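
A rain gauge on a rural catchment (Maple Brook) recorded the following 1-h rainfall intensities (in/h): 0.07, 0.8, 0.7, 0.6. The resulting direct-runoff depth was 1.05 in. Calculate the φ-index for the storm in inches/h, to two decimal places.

φ ≈ 0.35 in/h

Only the 3 blocks with intensity above φ contribute runoff: 0.8, 0.7, 0.6 in/h.
Σ(I−φ)·Δt = d  ⇒  (0.8+0.7+0.6 − 3φ)·1 = 1.05
φ = (2.100 − 1.05/1) / 3 = 0.35 in/h.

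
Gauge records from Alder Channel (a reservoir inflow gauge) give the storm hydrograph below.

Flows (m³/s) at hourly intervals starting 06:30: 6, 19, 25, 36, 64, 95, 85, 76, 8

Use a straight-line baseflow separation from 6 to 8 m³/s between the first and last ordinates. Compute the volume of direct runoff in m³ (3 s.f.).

Direct-runoff ordinates (Q − Q_b): 0.00, 12.75, 18.50, 29.25, 57.00, 87.75, 77.50, 68.25, 0.00 m³/s.
ΣQ_DR = 351.0 m³/s.
With Δt = 1 h = 3600 s, V = ΣQ_DR · Δt = 351.0 × 3600 = 1.26 × 10^6 m³.

V ≈ 1.26 × 10^6 m³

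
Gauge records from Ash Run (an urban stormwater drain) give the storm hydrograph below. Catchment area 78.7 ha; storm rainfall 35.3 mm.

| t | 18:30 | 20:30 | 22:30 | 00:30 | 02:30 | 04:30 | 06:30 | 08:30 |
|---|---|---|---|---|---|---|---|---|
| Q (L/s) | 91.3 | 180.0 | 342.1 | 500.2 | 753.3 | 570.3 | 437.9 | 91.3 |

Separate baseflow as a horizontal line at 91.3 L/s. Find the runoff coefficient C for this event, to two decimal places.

C ≈ 0.58

ΣQ_DR = 2236 L/s; V = ΣQ_DR·Δt = 1.610 × 10^7 L.
Runoff depth d = V / A = 20.46 mm.
C = d / P = 20.46 / 35.3 = 0.58.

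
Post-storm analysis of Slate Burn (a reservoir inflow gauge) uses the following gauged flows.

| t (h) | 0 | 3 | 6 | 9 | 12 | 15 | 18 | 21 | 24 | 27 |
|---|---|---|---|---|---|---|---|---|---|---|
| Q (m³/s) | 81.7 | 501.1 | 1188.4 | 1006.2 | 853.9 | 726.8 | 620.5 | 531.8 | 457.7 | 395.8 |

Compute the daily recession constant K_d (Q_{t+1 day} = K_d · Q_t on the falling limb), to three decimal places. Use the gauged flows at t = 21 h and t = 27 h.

K_d ≈ 0.307

Between t = 21 h and t = 27 h the flow falls from 531.8 to 395.8 m³/s over 2×3 h = 6 h.
Per-interval ratio K = (395.8/531.8)^(1/2) = 0.8627; K_d = K^(24/3) = 0.307.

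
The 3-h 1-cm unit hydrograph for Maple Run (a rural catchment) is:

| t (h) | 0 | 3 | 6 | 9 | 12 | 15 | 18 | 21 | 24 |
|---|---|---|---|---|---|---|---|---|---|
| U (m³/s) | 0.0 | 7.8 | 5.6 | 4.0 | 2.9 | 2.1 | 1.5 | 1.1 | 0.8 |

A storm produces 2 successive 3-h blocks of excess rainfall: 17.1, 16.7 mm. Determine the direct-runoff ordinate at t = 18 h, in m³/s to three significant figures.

Q ≈ 6.07 m³/s

By discrete convolution, Q_j = Σ (P_i / 10 mm) · U_{j−i}.
At t = 18 h (j=6): Q = (17.1/10)·1.5 + (16.7/10)·2.1 = 6.07 m³/s.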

ASSIGNMENT: From the records above, copy only the lines starting with the line that holds "Gauge records from Alder" and going on through the line that holds "457.7 | 395.8 |", exactly as written.

WORKED SOLUTION:
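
Gauge records from Alder Channel (a reservoir inflow gauge) give the storm hydrograph below.

Flows (m³/s) at hourly intervals starting 06:30: 6, 19, 25, 36, 64, 95, 85, 76, 8

Use a straight-line baseflow separation from 6 to 8 m³/s between the first and last ordinates. Compute the volume of direct runoff in m³ (3 s.f.).

Direct-runoff ordinates (Q − Q_b): 0.00, 12.75, 18.50, 29.25, 57.00, 87.75, 77.50, 68.25, 0.00 m³/s.
ΣQ_DR = 351.0 m³/s.
With Δt = 1 h = 3600 s, V = ΣQ_DR · Δt = 351.0 × 3600 = 1.26 × 10^6 m³.

V ≈ 1.26 × 10^6 m³

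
Gauge records from Ash Run (an urban stormwater drain) give the storm hydrograph below. Catchment area 78.7 ha; storm rainfall 35.3 mm.

| t | 18:30 | 20:30 | 22:30 | 00:30 | 02:30 | 04:30 | 06:30 | 08:30 |
|---|---|---|---|---|---|---|---|---|
| Q (L/s) | 91.3 | 180.0 | 342.1 | 500.2 | 753.3 | 570.3 | 437.9 | 91.3 |

Separate baseflow as a horizontal line at 91.3 L/s. Find the runoff coefficient C for this event, to two decimal places.

C ≈ 0.58

ΣQ_DR = 2236 L/s; V = ΣQ_DR·Δt = 1.610 × 10^7 L.
Runoff depth d = V / A = 20.46 mm.
C = d / P = 20.46 / 35.3 = 0.58.

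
Post-storm analysis of Slate Burn (a reservoir inflow gauge) uses the following gauged flows.

| t (h) | 0 | 3 | 6 | 9 | 12 | 15 | 18 | 21 | 24 | 27 |
|---|---|---|---|---|---|---|---|---|---|---|
| Q (m³/s) | 81.7 | 501.1 | 1188.4 | 1006.2 | 853.9 | 726.8 | 620.5 | 531.8 | 457.7 | 395.8 |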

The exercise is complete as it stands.